Give back the data in full. Leave nothing out.

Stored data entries
____

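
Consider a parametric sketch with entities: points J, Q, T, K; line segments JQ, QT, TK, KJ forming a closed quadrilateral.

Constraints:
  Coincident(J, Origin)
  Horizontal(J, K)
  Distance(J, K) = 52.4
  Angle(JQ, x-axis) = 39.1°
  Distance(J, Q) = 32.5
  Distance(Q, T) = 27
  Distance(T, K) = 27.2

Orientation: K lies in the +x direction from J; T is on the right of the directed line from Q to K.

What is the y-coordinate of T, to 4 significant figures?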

____

WRITTEN RESPONSE:
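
Consider a parametric sketch with entities: points J, Q, T, K; line segments JQ, QT, TK, KJ forming a closed quadrilateral.

Constraints:
  Coincident(J, Origin)
  Horizontal(J, K)
  Distance(J, K) = 52.4
  Angle(JQ, x-axis) = 39.1°
  Distance(J, Q) = 32.5
  Distance(Q, T) = 27
  Distance(T, K) = 27.2

Orientation: K lies in the +x direction from J; T is on the right of the directed line from Q to K.

What is the y-coordinate of T, to 4 significant figures?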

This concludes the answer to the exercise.